* _Records shown_
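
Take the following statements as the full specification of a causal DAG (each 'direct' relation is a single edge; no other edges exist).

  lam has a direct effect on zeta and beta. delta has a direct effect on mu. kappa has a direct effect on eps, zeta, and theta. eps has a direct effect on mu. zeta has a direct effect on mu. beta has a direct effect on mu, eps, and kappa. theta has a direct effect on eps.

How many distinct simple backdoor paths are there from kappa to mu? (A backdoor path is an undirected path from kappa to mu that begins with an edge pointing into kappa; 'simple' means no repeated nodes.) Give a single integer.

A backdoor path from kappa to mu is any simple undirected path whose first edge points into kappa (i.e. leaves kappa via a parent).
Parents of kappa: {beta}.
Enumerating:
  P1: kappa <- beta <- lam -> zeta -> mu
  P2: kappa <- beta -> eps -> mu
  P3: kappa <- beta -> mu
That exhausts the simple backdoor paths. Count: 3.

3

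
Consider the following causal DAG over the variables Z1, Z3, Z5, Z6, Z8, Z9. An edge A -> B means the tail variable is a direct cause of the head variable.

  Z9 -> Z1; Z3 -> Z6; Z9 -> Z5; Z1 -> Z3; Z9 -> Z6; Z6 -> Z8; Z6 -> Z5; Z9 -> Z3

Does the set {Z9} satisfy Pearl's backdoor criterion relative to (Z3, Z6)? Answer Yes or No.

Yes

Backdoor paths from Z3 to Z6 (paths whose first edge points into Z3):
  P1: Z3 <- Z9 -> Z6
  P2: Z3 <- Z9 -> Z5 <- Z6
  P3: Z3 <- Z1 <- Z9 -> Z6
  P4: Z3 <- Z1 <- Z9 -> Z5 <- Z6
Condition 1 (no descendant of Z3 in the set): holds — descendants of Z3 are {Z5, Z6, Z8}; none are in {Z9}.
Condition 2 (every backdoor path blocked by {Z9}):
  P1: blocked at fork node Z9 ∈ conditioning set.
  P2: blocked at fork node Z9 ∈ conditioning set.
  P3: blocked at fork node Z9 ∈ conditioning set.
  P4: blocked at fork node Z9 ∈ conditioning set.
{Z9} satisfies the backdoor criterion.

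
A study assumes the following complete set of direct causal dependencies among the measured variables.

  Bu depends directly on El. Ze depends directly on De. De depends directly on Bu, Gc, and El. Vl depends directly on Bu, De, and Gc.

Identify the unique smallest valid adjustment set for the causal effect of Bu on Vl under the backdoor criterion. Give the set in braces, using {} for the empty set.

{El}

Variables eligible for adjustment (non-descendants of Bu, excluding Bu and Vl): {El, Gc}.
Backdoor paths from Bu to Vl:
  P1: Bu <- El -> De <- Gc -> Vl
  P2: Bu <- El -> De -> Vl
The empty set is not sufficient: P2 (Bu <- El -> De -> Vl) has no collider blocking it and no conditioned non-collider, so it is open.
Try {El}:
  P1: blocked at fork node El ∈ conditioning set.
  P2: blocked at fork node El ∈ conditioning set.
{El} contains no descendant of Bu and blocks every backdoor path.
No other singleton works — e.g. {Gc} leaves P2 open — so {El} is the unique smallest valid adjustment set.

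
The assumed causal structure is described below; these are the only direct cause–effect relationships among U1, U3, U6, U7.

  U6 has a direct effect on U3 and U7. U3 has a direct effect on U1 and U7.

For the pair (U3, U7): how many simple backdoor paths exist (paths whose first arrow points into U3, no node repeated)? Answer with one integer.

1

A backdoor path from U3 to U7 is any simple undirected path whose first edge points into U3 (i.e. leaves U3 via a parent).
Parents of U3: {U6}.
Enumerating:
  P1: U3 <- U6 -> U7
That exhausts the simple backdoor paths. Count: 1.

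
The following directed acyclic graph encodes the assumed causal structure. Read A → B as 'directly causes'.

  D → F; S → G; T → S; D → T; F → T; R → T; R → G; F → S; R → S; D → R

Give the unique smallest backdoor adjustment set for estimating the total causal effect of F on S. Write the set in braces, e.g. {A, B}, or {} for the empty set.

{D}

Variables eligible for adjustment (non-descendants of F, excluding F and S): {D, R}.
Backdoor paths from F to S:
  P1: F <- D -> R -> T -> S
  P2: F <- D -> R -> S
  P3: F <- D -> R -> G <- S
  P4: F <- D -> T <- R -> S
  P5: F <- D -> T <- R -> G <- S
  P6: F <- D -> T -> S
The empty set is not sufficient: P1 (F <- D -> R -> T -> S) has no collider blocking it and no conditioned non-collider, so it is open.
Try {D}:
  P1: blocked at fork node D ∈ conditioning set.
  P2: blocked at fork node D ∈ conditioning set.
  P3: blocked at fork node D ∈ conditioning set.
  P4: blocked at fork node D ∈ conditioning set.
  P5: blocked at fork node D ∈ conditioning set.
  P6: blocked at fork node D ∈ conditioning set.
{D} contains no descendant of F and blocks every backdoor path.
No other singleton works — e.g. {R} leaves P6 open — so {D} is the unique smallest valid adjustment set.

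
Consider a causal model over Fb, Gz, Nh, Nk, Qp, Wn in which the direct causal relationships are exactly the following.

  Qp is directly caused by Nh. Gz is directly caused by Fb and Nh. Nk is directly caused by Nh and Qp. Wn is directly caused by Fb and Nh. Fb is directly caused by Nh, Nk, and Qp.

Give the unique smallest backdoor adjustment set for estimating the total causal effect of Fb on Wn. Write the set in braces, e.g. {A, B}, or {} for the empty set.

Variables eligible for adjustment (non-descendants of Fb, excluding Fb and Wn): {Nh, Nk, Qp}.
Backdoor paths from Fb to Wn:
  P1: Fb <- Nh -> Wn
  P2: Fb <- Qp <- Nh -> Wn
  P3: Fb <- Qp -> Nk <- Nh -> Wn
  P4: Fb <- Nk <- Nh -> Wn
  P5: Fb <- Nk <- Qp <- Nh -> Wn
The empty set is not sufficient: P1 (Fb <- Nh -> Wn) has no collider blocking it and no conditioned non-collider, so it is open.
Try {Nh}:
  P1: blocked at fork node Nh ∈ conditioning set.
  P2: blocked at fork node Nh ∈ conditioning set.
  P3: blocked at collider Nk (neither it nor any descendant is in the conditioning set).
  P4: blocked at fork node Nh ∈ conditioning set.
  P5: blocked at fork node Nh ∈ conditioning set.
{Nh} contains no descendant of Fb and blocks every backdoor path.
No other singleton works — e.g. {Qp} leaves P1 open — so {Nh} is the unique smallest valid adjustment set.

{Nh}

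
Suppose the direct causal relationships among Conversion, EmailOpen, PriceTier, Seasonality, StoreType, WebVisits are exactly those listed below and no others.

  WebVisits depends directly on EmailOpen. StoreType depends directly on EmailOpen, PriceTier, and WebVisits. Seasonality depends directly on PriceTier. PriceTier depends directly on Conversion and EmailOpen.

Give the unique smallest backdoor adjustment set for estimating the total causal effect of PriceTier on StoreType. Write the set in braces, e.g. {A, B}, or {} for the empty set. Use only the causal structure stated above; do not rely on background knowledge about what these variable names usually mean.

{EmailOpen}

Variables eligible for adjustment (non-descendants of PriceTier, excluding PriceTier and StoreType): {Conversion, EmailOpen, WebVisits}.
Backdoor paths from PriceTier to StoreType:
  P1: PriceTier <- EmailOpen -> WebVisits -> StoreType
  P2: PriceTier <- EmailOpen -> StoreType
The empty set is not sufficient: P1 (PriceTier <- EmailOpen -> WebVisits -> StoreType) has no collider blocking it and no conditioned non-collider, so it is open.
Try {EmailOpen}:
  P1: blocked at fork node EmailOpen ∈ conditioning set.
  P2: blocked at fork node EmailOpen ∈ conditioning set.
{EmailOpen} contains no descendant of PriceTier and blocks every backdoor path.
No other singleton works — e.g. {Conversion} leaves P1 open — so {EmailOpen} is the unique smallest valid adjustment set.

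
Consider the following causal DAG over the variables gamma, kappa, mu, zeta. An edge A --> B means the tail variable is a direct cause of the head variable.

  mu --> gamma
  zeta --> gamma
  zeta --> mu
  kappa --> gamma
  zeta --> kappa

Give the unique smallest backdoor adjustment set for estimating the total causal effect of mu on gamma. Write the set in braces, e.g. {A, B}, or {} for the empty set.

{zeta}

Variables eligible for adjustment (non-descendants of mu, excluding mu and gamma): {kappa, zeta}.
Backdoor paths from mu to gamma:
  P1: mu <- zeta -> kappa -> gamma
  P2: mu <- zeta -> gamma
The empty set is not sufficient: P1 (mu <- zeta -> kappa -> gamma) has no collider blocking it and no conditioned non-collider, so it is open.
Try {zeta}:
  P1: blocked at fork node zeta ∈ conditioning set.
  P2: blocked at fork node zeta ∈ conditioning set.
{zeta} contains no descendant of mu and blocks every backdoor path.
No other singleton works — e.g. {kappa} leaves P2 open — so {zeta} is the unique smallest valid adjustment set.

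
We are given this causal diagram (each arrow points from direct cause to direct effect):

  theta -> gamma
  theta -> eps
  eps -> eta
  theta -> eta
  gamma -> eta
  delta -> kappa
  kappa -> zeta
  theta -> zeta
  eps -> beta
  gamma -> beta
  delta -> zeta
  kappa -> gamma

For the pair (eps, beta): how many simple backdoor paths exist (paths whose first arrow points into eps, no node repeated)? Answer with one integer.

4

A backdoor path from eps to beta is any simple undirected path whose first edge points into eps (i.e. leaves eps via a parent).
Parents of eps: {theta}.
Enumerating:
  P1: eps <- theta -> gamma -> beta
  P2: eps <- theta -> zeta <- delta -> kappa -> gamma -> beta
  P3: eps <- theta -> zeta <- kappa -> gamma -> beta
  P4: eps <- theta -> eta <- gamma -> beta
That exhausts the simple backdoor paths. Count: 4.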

---

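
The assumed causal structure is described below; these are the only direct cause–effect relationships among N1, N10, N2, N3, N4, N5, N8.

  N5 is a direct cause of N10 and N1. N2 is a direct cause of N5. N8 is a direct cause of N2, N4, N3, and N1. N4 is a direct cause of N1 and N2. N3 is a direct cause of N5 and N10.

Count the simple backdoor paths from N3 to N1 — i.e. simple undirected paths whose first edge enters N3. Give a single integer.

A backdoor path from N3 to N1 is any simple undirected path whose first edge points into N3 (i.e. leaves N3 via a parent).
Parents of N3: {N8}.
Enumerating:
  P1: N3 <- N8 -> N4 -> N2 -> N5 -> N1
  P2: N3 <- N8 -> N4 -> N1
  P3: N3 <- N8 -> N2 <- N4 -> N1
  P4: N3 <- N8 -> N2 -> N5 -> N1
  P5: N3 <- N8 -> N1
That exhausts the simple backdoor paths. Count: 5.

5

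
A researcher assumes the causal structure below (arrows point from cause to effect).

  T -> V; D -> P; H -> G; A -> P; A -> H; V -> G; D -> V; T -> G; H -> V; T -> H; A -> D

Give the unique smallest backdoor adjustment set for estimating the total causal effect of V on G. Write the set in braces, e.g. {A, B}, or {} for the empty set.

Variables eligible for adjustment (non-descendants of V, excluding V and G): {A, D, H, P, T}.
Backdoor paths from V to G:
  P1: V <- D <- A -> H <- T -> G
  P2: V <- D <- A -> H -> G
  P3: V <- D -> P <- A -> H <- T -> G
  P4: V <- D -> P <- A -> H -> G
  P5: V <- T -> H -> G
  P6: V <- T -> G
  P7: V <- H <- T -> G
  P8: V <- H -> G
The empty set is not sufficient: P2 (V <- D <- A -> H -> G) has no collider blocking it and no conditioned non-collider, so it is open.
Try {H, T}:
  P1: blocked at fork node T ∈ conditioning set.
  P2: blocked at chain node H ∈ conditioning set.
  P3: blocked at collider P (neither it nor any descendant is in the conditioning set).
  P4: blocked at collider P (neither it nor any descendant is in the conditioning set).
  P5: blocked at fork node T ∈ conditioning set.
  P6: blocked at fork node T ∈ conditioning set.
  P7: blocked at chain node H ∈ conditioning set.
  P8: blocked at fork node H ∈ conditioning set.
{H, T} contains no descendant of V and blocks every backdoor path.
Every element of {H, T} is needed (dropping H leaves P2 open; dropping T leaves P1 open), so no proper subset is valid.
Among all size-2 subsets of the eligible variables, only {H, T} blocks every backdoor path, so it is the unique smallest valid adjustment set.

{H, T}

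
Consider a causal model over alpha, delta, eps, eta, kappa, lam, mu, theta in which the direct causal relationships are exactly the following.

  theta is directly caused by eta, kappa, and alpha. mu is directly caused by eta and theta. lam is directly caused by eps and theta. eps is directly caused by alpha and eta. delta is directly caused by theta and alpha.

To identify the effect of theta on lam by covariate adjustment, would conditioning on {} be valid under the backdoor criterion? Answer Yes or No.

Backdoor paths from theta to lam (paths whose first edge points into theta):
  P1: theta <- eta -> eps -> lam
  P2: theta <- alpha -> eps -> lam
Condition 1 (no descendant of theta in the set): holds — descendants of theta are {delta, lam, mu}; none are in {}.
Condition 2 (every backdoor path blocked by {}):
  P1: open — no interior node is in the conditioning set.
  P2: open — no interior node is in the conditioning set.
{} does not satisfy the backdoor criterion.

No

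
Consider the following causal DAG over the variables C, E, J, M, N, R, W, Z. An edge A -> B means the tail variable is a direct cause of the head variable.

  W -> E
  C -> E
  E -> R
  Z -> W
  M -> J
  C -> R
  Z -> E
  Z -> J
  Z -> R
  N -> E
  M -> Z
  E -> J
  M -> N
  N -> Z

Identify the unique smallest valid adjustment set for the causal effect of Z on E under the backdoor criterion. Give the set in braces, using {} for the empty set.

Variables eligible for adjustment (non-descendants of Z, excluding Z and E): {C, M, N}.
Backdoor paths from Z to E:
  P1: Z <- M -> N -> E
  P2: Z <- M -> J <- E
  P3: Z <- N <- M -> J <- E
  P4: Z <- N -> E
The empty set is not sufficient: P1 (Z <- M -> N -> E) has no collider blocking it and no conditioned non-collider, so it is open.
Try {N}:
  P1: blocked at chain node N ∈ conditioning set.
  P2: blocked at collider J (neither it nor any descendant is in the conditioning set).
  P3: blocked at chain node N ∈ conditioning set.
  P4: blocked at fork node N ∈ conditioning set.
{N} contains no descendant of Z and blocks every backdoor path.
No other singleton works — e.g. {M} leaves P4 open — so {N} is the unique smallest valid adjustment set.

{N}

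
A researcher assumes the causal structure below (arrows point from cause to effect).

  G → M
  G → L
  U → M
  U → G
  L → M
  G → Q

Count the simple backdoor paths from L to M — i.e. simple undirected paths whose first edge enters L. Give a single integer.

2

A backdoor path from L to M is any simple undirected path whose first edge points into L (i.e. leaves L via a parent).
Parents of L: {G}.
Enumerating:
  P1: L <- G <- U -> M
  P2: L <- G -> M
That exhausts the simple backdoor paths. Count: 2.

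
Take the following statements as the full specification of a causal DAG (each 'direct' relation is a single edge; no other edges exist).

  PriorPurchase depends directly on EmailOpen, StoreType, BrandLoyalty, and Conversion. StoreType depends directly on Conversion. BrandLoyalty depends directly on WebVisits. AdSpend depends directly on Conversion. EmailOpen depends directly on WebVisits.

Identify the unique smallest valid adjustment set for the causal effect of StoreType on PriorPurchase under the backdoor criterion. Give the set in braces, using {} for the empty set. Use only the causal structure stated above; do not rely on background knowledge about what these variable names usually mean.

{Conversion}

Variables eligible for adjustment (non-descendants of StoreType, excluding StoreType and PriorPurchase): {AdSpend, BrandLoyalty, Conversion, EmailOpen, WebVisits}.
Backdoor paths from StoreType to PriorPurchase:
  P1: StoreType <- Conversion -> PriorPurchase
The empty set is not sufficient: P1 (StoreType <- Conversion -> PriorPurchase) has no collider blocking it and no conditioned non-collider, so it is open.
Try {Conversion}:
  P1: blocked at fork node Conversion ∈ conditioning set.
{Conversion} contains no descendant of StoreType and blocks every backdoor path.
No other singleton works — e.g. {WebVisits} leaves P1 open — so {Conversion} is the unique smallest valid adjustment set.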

* _Work to complete_
Each line of the listing above that contains the word "which" counts once; please give the total and nothing more.

* _Result_
2